- Work to be completed
Please repeat the lines below exactly. Begin with the line containing "The outstanding shares of Thornfield, Inc." and go on through the line containing "Class IV: 1,453,853".

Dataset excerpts

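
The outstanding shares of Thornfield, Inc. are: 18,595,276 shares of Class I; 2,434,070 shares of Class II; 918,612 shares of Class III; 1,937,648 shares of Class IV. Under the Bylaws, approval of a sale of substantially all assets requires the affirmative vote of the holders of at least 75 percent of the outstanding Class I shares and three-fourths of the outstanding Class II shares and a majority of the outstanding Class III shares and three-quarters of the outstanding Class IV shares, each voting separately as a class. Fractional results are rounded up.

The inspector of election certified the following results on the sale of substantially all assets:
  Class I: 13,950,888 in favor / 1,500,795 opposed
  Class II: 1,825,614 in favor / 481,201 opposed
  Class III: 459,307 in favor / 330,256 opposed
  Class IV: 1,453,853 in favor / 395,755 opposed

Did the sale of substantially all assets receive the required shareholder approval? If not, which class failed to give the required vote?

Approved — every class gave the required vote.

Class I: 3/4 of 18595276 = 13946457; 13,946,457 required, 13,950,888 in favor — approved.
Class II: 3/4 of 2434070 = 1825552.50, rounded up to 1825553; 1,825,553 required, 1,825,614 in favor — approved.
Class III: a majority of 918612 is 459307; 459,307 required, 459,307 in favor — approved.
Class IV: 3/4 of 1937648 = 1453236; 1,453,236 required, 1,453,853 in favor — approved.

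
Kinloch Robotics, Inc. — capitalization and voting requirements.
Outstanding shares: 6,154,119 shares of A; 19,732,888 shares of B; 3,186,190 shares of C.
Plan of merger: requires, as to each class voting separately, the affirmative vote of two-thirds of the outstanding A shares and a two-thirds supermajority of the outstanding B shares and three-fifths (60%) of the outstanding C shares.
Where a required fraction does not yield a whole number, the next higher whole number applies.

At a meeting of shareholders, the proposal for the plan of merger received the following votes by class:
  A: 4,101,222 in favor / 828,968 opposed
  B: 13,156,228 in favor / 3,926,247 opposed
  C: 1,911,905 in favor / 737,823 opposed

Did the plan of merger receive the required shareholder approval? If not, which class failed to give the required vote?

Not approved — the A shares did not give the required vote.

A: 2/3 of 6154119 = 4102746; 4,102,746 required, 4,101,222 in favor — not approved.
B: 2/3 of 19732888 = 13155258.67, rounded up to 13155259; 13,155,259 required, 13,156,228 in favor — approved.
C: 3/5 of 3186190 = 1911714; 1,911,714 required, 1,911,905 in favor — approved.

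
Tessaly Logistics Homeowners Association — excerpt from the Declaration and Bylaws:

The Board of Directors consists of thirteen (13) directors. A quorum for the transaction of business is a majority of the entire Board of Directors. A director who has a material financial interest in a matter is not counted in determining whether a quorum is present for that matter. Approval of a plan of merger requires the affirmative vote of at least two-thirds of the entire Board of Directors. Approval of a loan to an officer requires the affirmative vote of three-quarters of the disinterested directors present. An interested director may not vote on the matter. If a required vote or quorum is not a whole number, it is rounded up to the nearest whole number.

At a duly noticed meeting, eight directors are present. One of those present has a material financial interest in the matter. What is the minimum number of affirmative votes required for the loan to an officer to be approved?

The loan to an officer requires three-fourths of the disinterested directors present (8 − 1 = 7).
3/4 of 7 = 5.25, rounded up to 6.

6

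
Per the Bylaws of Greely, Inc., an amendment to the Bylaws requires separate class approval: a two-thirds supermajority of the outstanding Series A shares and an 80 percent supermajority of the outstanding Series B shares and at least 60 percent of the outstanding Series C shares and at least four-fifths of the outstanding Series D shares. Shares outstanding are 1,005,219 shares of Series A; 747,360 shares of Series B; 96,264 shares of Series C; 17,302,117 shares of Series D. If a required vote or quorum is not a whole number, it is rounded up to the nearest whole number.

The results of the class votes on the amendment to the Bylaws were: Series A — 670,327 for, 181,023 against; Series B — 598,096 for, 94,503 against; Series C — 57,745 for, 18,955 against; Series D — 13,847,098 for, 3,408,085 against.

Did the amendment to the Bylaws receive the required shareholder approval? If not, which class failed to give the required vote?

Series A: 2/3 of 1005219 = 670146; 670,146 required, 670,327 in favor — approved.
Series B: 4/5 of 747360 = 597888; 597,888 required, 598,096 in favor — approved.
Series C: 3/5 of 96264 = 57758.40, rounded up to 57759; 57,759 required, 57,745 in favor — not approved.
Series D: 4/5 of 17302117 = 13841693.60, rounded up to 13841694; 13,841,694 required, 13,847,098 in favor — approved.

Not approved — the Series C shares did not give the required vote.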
---
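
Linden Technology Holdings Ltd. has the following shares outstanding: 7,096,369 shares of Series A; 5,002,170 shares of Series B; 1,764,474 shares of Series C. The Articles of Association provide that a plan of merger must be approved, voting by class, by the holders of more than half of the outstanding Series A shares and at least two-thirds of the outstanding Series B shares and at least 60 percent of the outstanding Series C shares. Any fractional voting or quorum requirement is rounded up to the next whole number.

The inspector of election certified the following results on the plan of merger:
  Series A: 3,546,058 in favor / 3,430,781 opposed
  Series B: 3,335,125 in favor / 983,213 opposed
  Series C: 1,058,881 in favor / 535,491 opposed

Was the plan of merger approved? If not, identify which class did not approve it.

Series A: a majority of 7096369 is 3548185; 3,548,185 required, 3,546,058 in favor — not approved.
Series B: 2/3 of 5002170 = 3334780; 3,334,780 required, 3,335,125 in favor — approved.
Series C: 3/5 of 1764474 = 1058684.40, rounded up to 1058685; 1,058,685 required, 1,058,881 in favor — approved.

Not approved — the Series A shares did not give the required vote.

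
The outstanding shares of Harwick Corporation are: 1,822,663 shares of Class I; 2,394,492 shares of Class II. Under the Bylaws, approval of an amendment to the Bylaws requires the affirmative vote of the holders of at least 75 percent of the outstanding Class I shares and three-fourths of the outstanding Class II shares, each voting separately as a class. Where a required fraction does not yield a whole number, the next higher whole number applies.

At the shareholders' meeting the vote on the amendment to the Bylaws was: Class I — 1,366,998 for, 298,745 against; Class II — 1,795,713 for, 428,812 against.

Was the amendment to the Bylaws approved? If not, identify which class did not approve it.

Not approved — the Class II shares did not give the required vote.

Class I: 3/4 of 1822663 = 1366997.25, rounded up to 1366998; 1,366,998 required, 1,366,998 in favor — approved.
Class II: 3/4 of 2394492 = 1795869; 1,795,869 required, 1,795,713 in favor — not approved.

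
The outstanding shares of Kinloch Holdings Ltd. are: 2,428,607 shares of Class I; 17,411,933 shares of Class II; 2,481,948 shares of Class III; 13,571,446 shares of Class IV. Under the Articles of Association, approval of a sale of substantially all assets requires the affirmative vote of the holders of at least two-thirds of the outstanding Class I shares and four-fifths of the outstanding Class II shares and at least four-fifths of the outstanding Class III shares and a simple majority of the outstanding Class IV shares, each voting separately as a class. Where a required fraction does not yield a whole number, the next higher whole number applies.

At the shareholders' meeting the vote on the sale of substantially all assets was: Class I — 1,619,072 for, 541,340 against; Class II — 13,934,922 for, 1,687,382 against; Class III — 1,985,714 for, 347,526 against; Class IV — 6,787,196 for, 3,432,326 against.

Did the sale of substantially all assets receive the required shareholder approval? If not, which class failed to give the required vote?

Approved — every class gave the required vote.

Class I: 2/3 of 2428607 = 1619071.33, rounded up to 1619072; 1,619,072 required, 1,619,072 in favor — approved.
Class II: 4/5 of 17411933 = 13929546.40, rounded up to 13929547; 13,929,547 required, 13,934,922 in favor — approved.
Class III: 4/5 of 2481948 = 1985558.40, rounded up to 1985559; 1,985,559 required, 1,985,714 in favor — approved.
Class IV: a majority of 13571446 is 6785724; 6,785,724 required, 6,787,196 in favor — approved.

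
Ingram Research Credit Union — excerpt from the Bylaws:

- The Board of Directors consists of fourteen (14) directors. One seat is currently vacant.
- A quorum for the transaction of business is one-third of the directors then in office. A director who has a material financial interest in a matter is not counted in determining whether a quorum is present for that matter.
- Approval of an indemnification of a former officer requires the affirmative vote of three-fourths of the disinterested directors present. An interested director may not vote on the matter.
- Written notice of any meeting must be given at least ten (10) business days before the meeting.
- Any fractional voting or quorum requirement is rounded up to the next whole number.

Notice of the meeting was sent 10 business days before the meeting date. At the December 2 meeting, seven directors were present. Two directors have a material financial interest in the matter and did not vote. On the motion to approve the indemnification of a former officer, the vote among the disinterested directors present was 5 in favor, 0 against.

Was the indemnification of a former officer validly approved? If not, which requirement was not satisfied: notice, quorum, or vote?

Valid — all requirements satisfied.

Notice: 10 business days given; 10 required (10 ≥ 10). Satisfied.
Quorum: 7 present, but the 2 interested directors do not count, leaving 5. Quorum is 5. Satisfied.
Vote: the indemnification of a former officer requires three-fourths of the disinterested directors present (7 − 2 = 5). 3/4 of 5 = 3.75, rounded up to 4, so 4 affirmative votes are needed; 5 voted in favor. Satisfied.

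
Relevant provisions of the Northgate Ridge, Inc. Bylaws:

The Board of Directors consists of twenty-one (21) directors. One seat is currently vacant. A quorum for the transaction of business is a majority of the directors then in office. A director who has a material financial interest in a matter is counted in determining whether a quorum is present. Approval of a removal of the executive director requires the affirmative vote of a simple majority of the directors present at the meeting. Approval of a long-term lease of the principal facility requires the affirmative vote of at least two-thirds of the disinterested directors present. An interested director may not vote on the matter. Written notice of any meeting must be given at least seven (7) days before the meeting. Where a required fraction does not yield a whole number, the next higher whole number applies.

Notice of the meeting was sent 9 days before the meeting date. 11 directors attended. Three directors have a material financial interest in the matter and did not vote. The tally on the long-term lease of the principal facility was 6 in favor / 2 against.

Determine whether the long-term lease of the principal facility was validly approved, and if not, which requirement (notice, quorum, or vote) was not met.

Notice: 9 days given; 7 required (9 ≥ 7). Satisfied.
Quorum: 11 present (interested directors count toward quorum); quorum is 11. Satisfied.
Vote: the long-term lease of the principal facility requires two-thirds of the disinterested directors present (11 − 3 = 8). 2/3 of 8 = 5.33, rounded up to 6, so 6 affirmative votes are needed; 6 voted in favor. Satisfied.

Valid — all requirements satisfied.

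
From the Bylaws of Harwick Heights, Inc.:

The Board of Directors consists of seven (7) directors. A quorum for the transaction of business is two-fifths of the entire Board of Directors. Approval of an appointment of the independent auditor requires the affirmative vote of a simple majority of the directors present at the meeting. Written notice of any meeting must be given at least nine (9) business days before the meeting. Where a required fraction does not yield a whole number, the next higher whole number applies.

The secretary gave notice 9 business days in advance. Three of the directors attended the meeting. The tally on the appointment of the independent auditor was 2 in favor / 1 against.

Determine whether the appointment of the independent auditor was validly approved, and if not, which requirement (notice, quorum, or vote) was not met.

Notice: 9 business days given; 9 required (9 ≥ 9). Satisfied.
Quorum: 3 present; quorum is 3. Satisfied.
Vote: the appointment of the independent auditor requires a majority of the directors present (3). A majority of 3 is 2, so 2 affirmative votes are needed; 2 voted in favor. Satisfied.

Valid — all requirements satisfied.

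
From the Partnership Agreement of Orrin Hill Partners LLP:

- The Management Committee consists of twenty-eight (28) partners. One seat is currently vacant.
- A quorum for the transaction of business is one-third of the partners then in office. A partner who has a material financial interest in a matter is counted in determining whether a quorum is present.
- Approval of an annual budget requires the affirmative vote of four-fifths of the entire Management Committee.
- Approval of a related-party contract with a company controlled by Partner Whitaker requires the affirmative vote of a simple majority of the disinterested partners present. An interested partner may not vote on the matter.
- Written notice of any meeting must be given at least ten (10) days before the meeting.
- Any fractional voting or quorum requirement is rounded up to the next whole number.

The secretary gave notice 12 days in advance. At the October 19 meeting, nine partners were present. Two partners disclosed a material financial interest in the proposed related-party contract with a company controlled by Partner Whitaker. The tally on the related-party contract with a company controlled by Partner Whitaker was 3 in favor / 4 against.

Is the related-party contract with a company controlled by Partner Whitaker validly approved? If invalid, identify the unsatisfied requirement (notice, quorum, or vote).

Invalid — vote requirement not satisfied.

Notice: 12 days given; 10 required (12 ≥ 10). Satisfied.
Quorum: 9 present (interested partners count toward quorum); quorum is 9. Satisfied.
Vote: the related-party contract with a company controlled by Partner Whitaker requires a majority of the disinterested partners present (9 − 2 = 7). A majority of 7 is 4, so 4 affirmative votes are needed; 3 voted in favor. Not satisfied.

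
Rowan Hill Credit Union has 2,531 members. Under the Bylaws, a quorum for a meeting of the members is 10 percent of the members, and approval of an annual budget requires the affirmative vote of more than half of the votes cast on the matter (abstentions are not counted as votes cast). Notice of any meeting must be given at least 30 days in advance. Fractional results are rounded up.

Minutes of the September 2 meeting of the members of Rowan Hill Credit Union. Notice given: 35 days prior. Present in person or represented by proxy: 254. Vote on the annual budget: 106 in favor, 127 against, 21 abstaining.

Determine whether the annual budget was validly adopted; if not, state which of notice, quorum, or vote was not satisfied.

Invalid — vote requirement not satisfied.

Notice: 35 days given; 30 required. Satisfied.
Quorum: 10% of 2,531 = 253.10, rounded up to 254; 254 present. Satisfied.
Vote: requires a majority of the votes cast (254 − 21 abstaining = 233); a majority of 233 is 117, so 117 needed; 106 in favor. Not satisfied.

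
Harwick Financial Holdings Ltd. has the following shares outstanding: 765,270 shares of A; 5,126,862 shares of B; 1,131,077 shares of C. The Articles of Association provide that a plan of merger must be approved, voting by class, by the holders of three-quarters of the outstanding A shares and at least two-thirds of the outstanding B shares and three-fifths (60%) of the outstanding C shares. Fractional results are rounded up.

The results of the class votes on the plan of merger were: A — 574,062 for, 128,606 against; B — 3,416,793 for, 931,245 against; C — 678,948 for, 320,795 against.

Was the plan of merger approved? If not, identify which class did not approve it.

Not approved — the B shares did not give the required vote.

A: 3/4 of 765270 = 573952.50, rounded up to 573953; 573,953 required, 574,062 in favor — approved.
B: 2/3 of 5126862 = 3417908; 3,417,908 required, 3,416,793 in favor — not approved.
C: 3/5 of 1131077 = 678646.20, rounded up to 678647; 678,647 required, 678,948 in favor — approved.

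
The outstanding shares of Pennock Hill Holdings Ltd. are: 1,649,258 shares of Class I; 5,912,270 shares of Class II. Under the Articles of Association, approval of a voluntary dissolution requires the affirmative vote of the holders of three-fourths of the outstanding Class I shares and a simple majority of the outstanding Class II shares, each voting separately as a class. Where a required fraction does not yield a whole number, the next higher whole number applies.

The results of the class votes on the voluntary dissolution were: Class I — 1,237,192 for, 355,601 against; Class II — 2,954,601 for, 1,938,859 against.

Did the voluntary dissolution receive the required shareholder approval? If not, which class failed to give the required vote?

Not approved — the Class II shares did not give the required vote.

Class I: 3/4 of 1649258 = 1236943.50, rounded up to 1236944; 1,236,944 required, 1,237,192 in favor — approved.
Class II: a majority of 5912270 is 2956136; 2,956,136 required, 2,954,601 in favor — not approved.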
--
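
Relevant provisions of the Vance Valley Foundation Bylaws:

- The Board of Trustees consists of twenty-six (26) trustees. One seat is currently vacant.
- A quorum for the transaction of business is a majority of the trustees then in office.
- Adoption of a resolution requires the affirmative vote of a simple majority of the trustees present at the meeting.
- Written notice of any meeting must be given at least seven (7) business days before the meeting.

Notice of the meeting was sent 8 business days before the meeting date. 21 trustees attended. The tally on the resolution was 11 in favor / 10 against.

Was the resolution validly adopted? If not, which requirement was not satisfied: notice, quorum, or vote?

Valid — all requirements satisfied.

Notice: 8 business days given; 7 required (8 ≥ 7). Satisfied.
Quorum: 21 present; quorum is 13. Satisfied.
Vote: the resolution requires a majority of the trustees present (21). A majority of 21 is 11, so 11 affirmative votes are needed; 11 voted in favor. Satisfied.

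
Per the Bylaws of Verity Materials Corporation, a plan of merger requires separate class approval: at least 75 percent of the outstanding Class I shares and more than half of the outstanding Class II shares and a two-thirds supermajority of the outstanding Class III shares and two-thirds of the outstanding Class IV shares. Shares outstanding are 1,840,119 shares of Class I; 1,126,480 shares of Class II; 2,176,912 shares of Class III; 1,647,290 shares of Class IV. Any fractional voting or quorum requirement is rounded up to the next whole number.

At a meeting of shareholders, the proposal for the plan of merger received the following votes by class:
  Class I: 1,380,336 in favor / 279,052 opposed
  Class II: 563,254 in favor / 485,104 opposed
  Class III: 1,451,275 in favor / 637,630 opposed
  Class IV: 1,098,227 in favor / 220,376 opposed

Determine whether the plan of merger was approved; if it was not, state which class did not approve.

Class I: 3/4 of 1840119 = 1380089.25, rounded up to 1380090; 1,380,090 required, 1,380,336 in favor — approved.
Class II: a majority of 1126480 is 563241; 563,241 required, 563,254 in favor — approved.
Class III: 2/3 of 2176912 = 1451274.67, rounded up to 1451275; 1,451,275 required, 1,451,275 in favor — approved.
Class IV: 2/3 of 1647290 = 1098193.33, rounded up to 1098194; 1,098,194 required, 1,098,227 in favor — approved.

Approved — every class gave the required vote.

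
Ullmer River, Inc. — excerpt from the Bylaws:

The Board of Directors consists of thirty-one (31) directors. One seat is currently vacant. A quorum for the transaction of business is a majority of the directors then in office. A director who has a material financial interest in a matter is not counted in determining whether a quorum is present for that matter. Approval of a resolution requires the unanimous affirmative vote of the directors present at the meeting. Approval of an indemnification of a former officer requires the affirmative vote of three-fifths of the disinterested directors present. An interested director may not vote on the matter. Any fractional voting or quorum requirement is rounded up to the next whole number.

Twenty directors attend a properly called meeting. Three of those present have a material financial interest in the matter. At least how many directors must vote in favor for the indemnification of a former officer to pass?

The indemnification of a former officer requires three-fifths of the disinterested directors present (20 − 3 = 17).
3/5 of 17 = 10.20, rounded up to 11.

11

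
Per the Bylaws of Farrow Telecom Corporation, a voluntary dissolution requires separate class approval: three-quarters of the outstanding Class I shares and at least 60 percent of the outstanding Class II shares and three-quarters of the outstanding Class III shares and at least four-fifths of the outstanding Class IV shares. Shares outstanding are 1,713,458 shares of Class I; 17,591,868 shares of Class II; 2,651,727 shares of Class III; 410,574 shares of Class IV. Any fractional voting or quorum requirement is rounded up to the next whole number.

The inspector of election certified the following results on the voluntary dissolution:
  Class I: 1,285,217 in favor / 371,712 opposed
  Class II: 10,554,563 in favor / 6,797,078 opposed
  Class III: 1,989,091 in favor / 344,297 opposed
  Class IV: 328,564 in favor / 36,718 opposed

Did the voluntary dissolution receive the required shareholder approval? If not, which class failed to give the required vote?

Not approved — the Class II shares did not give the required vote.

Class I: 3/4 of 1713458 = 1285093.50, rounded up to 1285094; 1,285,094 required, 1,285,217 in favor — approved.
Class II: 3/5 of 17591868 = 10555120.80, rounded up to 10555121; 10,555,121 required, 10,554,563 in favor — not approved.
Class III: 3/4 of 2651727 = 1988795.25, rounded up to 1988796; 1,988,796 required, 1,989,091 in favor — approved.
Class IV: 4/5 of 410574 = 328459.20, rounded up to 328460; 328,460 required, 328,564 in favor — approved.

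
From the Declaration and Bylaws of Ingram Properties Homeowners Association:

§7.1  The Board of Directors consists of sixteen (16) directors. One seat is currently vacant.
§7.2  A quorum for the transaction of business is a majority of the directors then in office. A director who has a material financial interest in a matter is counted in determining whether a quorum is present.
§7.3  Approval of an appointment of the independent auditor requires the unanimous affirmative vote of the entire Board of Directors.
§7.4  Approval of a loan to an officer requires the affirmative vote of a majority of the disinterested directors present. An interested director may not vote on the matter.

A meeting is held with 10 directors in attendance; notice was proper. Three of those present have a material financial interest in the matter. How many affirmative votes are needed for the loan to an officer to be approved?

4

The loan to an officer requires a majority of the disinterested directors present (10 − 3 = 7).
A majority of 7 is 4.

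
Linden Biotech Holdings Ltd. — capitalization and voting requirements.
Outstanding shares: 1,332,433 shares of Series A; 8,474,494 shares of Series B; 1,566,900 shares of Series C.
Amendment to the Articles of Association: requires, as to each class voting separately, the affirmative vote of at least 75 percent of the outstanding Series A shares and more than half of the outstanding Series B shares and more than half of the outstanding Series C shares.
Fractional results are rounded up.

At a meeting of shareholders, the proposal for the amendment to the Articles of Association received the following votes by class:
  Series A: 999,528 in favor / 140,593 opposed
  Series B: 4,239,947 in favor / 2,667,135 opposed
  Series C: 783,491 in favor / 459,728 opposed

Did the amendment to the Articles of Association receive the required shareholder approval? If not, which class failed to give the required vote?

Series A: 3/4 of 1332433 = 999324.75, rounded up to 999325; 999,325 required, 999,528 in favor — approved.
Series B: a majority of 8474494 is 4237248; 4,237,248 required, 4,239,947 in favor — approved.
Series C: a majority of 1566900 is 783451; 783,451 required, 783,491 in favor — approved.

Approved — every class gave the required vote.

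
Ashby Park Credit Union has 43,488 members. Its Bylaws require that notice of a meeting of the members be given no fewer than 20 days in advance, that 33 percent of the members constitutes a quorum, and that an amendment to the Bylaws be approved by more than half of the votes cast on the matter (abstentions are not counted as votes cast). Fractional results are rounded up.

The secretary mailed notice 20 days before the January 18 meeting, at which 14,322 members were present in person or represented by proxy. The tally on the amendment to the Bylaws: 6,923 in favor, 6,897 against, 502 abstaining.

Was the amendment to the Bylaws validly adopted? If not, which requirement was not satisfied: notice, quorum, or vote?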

- Exercise result
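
The outstanding shares of Thornfield, Inc. are: 18,595,276 shares of Class I; 2,434,070 shares of Class II; 918,612 shares of Class III; 1,937,648 shares of Class IV. Under the Bylaws, approval of a sale of substantially all assets requires the affirmative vote of the holders of at least 75 percent of the outstanding Class I shares and three-fourths of the outstanding Class II shares and a majority of the outstanding Class III shares and three-quarters of the outstanding Class IV shares, each voting separately as a class. Fractional results are rounded up.

The inspector of election certified the following results on the sale of substantially all assets:
  Class I: 13,950,888 in favor / 1,500,795 opposed
  Class II: 1,825,614 in favor / 481,201 opposed
  Class III: 459,307 in favor / 330,256 opposed
  Class IV: 1,453,853 in favor / 395,755 opposed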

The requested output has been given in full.